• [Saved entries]
-------------------------
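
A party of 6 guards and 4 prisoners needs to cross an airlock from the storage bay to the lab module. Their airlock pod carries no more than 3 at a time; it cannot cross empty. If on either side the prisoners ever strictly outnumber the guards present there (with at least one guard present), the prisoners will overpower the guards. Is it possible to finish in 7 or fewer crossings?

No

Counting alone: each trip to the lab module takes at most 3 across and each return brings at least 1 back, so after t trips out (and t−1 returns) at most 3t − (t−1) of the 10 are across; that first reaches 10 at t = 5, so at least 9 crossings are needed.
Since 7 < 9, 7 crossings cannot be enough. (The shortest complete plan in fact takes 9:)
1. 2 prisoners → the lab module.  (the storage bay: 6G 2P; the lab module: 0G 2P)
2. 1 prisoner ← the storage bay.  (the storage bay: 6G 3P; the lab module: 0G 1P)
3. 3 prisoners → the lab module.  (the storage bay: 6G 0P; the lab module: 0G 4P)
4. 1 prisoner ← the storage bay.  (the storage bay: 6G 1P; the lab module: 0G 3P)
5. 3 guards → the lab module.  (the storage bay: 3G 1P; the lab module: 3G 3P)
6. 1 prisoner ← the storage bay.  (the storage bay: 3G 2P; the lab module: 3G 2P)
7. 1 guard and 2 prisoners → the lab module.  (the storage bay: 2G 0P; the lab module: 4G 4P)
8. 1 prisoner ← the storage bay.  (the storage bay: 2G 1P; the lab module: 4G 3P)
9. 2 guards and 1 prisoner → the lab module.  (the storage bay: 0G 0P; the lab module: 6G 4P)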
-------------------------
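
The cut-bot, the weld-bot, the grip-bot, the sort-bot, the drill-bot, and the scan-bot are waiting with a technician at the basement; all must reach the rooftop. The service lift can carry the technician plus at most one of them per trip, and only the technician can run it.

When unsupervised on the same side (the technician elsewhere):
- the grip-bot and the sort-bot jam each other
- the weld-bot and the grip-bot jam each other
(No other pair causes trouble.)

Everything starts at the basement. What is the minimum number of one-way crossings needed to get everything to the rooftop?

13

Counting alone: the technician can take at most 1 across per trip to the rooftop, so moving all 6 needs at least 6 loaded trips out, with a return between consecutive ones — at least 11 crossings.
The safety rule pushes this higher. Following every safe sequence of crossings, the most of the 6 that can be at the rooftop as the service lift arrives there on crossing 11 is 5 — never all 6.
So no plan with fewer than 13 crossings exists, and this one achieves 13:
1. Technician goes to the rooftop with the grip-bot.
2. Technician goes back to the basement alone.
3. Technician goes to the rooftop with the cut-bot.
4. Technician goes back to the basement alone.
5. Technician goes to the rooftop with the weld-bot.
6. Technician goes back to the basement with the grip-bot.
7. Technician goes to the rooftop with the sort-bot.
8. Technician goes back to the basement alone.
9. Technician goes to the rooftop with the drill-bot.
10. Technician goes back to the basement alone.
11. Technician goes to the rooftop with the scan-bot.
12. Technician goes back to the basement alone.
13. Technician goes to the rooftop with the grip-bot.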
-------------------------
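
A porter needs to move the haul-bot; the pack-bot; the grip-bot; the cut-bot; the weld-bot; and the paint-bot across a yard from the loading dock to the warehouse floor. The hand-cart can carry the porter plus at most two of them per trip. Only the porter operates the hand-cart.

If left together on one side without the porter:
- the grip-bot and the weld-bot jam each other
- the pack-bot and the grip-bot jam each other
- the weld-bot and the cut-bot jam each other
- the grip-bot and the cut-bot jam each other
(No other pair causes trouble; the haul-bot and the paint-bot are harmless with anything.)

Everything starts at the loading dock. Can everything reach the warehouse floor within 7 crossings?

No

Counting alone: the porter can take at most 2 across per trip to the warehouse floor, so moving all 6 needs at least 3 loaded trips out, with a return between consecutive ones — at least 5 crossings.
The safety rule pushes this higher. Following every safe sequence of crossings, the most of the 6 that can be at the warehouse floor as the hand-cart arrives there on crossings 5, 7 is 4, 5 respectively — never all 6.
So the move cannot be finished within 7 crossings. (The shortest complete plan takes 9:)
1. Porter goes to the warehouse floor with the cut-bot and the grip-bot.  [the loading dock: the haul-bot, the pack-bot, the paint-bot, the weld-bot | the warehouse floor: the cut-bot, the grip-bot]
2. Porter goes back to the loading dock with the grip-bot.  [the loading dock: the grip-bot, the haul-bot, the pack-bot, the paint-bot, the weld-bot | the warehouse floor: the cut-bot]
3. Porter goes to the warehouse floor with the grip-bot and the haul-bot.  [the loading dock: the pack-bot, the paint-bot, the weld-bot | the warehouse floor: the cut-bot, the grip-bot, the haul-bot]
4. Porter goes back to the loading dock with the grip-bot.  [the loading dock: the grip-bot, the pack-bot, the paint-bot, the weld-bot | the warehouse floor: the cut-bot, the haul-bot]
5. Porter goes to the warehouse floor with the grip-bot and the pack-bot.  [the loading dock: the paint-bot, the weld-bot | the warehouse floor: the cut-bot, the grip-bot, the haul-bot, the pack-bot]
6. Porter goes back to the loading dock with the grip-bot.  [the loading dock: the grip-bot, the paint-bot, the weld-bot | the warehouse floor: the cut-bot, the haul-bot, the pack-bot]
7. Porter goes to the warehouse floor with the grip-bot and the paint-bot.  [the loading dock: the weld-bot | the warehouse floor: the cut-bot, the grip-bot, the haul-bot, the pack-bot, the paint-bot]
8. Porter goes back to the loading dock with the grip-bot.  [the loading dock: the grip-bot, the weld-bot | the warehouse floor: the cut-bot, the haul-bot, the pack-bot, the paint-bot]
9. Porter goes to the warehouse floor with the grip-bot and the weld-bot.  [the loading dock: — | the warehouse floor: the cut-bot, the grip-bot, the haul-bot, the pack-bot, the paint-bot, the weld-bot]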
-------------------------
• [TASK DIRECTIONS] A word-for-word copy of the lines above from the one with "- the grip-bot and the weld-bot" through the one with "(No other pair causes trouble;", inclusive, is the only output wanted.

• [PROBLEM SOLUTION]
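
- the grip-bot and the weld-bot jam each other
- the pack-bot and the grip-bot jam each other
- the weld-bot and the cut-bot jam each other
- the grip-bot and the cut-bot jam each other
(No other pair causes trouble; the haul-bot and the paint-bot are harmless with anything.)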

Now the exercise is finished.